● **PROBLEM TO SOLVE**
The result should be an exact copy of the lines from the one with "Answer: √(-41594 + I*√5) ≈ 0.0055 + 203.95*I" through the last line of the data below, both included.

● **INPUT MATERIAL**
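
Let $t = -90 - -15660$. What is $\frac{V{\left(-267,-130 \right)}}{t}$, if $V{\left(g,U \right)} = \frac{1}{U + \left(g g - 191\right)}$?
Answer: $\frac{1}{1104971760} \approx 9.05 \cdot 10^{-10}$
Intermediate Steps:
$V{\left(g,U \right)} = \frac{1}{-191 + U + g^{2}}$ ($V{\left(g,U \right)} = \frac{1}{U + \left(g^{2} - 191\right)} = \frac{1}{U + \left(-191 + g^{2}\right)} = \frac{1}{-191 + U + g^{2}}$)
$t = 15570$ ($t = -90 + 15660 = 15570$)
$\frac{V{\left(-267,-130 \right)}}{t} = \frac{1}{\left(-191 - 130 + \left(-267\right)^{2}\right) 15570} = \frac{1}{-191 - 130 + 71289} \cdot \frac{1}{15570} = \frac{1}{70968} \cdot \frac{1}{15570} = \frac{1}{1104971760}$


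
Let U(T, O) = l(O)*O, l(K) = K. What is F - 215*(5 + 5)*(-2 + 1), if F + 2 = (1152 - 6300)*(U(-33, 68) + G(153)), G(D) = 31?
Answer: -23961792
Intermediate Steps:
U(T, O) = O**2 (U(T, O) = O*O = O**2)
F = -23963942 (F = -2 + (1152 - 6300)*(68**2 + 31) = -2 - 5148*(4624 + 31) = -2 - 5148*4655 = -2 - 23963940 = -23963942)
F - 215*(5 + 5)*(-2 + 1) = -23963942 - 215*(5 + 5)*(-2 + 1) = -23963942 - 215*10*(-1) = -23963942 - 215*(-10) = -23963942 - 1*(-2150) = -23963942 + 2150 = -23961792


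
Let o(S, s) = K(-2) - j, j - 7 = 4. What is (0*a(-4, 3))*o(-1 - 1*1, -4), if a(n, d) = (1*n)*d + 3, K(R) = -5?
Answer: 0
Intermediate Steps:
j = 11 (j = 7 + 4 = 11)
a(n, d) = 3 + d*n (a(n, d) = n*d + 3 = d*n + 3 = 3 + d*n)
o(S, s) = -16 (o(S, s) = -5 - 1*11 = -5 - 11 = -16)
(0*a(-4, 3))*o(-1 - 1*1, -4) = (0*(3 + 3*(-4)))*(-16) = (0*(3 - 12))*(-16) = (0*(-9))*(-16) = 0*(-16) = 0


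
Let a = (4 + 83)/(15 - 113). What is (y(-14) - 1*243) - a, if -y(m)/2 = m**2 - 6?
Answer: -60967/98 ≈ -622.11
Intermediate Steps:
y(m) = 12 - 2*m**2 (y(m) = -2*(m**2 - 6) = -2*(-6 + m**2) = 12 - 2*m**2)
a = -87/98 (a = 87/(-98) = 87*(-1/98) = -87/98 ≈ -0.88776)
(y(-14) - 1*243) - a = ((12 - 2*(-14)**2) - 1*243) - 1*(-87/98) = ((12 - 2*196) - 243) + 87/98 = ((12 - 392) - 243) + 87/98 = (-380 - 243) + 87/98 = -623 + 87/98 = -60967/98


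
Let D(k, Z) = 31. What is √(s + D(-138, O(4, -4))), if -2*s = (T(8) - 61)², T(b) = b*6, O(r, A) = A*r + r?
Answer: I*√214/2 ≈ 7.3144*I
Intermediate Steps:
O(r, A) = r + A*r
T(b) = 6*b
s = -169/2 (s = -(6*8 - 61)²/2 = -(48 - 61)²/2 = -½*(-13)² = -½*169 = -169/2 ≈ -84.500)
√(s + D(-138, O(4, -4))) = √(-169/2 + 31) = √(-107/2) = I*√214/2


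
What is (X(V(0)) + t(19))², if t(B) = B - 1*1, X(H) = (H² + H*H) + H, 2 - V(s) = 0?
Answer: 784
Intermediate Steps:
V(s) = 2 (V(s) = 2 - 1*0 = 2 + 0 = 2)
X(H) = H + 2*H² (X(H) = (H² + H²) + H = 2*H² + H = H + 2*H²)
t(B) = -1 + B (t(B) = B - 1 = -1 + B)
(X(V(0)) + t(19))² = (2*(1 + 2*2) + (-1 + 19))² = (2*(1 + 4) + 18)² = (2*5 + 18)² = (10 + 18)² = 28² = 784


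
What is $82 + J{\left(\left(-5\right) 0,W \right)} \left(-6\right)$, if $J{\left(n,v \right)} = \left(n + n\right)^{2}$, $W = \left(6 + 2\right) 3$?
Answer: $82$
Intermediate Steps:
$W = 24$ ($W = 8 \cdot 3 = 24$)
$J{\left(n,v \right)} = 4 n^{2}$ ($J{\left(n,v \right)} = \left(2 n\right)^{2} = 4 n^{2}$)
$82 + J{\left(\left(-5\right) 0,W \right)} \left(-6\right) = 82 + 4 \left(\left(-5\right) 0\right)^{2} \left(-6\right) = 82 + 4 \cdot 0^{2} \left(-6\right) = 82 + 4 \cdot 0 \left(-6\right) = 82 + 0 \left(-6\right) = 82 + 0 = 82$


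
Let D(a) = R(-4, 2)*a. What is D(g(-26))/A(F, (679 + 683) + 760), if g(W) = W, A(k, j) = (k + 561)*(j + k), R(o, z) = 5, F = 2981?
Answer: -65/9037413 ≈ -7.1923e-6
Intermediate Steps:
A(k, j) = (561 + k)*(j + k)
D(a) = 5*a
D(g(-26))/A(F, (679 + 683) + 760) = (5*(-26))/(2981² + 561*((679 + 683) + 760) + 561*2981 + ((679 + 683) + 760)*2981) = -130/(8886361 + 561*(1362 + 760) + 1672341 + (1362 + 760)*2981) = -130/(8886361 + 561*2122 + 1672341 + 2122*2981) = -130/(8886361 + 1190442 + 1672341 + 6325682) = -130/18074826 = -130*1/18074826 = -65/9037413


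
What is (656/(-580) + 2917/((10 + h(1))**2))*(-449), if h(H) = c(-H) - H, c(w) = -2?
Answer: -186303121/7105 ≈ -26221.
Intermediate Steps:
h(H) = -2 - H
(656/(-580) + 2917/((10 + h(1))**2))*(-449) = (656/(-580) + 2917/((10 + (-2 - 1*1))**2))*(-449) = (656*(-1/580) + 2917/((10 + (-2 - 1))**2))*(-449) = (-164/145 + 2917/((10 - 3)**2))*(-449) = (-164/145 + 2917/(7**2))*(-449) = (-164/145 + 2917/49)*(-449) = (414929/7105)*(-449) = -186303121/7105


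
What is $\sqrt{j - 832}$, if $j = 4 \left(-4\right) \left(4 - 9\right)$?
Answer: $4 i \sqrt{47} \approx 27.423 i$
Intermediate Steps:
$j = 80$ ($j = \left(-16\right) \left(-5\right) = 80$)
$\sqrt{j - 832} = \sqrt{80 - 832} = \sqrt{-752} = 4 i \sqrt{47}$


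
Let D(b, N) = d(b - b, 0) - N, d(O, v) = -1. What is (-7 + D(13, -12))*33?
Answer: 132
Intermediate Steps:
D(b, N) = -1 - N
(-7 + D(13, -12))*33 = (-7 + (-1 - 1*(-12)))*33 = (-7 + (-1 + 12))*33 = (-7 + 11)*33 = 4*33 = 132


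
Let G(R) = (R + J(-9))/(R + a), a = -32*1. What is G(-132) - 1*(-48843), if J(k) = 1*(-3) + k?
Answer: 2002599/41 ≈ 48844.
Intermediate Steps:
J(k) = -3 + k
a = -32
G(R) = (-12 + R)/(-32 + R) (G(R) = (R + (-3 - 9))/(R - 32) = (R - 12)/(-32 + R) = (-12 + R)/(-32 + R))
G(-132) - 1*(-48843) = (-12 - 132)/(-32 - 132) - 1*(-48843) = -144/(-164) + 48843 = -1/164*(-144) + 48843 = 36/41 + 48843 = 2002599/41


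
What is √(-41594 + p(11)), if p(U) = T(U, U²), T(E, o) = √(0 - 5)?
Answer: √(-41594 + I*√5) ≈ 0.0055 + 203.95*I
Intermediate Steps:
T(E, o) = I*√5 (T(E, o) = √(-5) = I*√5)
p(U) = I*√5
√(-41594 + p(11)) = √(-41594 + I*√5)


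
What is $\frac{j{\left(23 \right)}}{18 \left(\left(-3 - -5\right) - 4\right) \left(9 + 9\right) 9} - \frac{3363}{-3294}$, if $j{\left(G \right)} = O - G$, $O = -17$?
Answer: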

● **ANSWER BOX**
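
Answer: √(-41594 + I*√5) ≈ 0.0055 + 203.95*I
Intermediate Steps:
T(E, o) = I*√5 (T(E, o) = √(-5) = I*√5)
p(U) = I*√5
√(-41594 + p(11)) = √(-41594 + I*√5)


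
What is $\frac{j{\left(23 \right)}}{18 \left(\left(-3 - -5\right) - 4\right) \left(9 + 9\right) 9} - \frac{3363}{-3294}$, if $j{\left(G \right)} = O - G$, $O = -17$?
Answer: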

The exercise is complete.